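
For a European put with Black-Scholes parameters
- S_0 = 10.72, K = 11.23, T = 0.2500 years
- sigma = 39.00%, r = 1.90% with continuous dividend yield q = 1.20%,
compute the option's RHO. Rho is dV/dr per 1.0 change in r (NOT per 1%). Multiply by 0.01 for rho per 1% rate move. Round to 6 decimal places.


Answer: Rho = -1.755084

Derivation:
d1 = -0.1318723749; d2 = -0.3268723749
phi(d1) = 0.3954884504; exp(-qT) = 0.9970044955; exp(-rT) = 0.9952612634
N(-d2) = 0.6281177920
Rho = -K*T*exp(-rT)*N(-d2) = -11.2300 * 0.2500 * 0.9952612634 * 0.6281177920 = -1.755084


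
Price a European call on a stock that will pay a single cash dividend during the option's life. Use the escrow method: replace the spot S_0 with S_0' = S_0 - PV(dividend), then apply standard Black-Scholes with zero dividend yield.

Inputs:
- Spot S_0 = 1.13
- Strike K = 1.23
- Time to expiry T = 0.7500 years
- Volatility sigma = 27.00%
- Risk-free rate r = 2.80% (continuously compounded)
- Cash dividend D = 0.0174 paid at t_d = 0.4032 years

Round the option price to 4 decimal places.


PV(D) = D * exp(-r * t_d) = 0.0174 * 0.98877389 = 0.01720467
S_0' = S_0 - PV(D) = 1.1300 - 0.01720467 = 1.11279533
d1 = (ln(S_0'/K) + (r + sigma^2/2)*T) / (sigma*sqrt(T)) = -0.22153785
d2 = d1 - sigma*sqrt(T) = -0.45536471
exp(-rT) = 0.97921896
N(d1) = 0.41233683; N(d2) = 0.32442344
C = S_0' * N(d1) - K * exp(-rT) * N(d2) = 1.11279533 * 0.41233683 - 1.2300 * 0.97921896 * 0.32442344 = 0.0681

Answer: Price = 0.0681


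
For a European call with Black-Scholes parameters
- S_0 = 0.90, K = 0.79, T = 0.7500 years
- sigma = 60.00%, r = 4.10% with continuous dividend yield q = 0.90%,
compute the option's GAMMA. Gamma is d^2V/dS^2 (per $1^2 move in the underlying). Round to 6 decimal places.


d1 = 0.5568770781; d2 = 0.0372618359
phi(d1) = 0.3416410777; exp(-qT) = 0.9932727301; exp(-rT) = 0.9697179723
Gamma = exp(-qT) * phi(d1) / (S * sigma * sqrt(T)) = 0.9932727301 * 0.3416410777 / (0.9000 * 0.6000 * 0.8660254038) = 0.725628

Answer: Gamma = 0.725628


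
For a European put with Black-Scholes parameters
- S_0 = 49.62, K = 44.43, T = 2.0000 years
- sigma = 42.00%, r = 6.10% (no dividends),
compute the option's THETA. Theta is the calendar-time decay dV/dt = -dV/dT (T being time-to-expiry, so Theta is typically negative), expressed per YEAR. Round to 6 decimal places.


d1 = 0.6883837070; d2 = 0.0944140108
phi(d1) = 0.3147821089; exp(-qT) = 1.0000000000; exp(-rT) = 0.8851483685
Theta = -S*exp(-qT)*phi(d1)*sigma/(2*sqrt(T)) + r*K*exp(-rT)*N(-d2) - q*S*exp(-qT)*N(-d1)
N(-d1) = 0.2456055906; N(-d2) = 0.4623901433; sqrt(T) = 1.4142135624
Term 1 = -49.6200 * 1.0000000000 * 0.3147821089 * 0.4200 / (2 * 1.4142135624) = -2.3193756717
Term 2 = 0.0610 * 44.4300 * 0.8851483685 * 0.4623901433 = 1.1092534527
Term 3 = 0 (no dividend yield, q = 0)
Theta = -2.3193756717 + (1.1092534527) + (0.0000000000) = -1.210122

Answer: Theta = -1.210122


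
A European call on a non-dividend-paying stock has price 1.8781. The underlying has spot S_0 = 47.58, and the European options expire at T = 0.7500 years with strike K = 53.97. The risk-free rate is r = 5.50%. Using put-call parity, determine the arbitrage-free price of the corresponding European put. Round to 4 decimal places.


Put-call parity: C - P = S_0 * exp(-qT) - K * exp(-rT).
S_0 * exp(-qT) = 47.5800 * 1.00000000 = 47.58000000
K * exp(-rT) = 53.9700 * 0.95958920 = 51.78902927
P = C - S*exp(-qT) + K*exp(-rT)
P = 1.8781 - 47.58000000 + 51.78902927 = 6.0871

Answer: Put price = 6.0871


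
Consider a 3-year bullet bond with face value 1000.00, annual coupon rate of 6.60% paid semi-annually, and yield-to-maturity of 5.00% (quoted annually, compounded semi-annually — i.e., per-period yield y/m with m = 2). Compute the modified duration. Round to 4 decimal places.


Coupon per period c = face * coupon_rate / m = 33.000000
Periods per year m = 2; per-period yield y/m = 0.025000
Number of cashflows N = 6
Cashflows (t years, CF_t, discount factor 1/(1+y/m)^(m*t), PV):
  t = 0.5000: CF_t = 33.000000, DF = 0.975610, PV = 32.195122
  t = 1.0000: CF_t = 33.000000, DF = 0.951814, PV = 31.409875
  t = 1.5000: CF_t = 33.000000, DF = 0.928599, PV = 30.643781
  t = 2.0000: CF_t = 33.000000, DF = 0.905951, PV = 29.896371
  t = 2.5000: CF_t = 33.000000, DF = 0.883854, PV = 29.167191
  t = 3.0000: CF_t = 1033.000000, DF = 0.862297, PV = 890.752663
Price P = sum_t PV_t = 1044.065003
First compute Macaulay numerator sum_t t * PV_t:
  t * PV_t at t = 0.5000: 16.097561
  t * PV_t at t = 1.0000: 31.409875
  t * PV_t at t = 1.5000: 45.965671
  t * PV_t at t = 2.0000: 59.792743
  t * PV_t at t = 2.5000: 72.917979
  t * PV_t at t = 3.0000: 2672.257988
Macaulay duration D = 2898.441816 / 1044.065003 = 2.776112
Modified duration = D / (1 + y/m) = 2.776112 / (1 + 0.025000) = 2.708402

Answer: Modified duration = 2.7084


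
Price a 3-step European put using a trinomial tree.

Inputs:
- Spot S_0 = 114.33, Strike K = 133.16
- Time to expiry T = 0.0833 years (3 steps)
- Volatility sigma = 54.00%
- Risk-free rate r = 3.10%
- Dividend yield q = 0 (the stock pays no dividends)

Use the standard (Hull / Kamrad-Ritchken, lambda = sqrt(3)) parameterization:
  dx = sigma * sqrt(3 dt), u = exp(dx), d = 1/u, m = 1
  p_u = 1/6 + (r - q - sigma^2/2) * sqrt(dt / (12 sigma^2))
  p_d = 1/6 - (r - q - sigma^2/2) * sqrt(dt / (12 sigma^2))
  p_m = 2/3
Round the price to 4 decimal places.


dt = T/N = 0.027767; dx = sigma*sqrt(3*dt) = 0.155853
u = exp(dx) = 1.168655; d = 1/u = 0.855685
p_u = 0.156440, p_m = 0.666667, p_d = 0.176893
Discount per step: exp(-r*dt) = 0.999140
Stock lattice S(k, j) with j the centered position index:
  k=0: S(0,+0) = 114.3300
  k=1: S(1,-1) = 97.8304; S(1,+0) = 114.3300; S(1,+1) = 133.6123
  k=2: S(2,-2) = 83.7120; S(2,-1) = 97.8304; S(2,+0) = 114.3300; S(2,+1) = 133.6123; S(2,+2) = 156.1467
  k=3: S(3,-3) = 71.6311; S(3,-2) = 83.7120; S(3,-1) = 97.8304; S(3,+0) = 114.3300; S(3,+1) = 133.6123; S(3,+2) = 156.1467; S(3,+3) = 182.4816
Terminal payoffs V(N, j) = max(K - S_T, 0):
  V(3,-3) = 61.528937; V(3,-2) = 49.448010; V(3,-1) = 35.329576; V(3,+0) = 18.830000; V(3,+1) = 0.000000; V(3,+2) = 0.000000; V(3,+3) = 0.000000
Backward induction: V(k, j) = exp(-r*dt) * [p_u * V(k+1, j+1) + p_m * V(k+1, j) + p_d * V(k+1, j-1)]
  V(2,-2) = exp(-r*dt) * [p_u*35.329576 + p_m*49.448010 + p_d*61.528937] = 49.333865
  V(2,-1) = exp(-r*dt) * [p_u*18.830000 + p_m*35.329576 + p_d*49.448010] = 35.215503
  V(2,+0) = exp(-r*dt) * [p_u*0.000000 + p_m*18.830000 + p_d*35.329576] = 18.786710
  V(2,+1) = exp(-r*dt) * [p_u*0.000000 + p_m*0.000000 + p_d*18.830000] = 3.328029
  V(2,+2) = exp(-r*dt) * [p_u*0.000000 + p_m*0.000000 + p_d*0.000000] = 0.000000
  V(1,-1) = exp(-r*dt) * [p_u*18.786710 + p_m*35.215503 + p_d*49.333865] = 35.112580
  V(1,+0) = exp(-r*dt) * [p_u*3.328029 + p_m*18.786710 + p_d*35.215503] = 19.257903
  V(1,+1) = exp(-r*dt) * [p_u*0.000000 + p_m*3.328029 + p_d*18.786710] = 5.537155
  V(0,+0) = exp(-r*dt) * [p_u*5.537155 + p_m*19.257903 + p_d*35.112580] = 19.898870

Answer: Price = V(0,0) = 19.8989


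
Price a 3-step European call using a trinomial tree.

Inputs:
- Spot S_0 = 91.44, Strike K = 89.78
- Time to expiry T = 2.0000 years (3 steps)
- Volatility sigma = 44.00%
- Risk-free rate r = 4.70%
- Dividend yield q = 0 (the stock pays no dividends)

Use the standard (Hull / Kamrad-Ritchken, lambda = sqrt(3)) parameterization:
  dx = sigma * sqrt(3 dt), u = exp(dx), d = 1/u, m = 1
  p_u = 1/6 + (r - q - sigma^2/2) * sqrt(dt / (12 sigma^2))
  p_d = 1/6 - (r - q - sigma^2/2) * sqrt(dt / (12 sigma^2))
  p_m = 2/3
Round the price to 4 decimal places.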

= PROBLEM TO SOLVE =
The response must consist solely of the lines from the first line of the entries through the line containing "- sigma = 39.00%, r", repeated exactly.

= SOLUTION TO THIS EXERCISE =
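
For a European put with Black-Scholes parameters
- S_0 = 10.72, K = 11.23, T = 0.2500 years
- sigma = 39.00%, r = 1.90% with continuous dividend yield q = 1.20%,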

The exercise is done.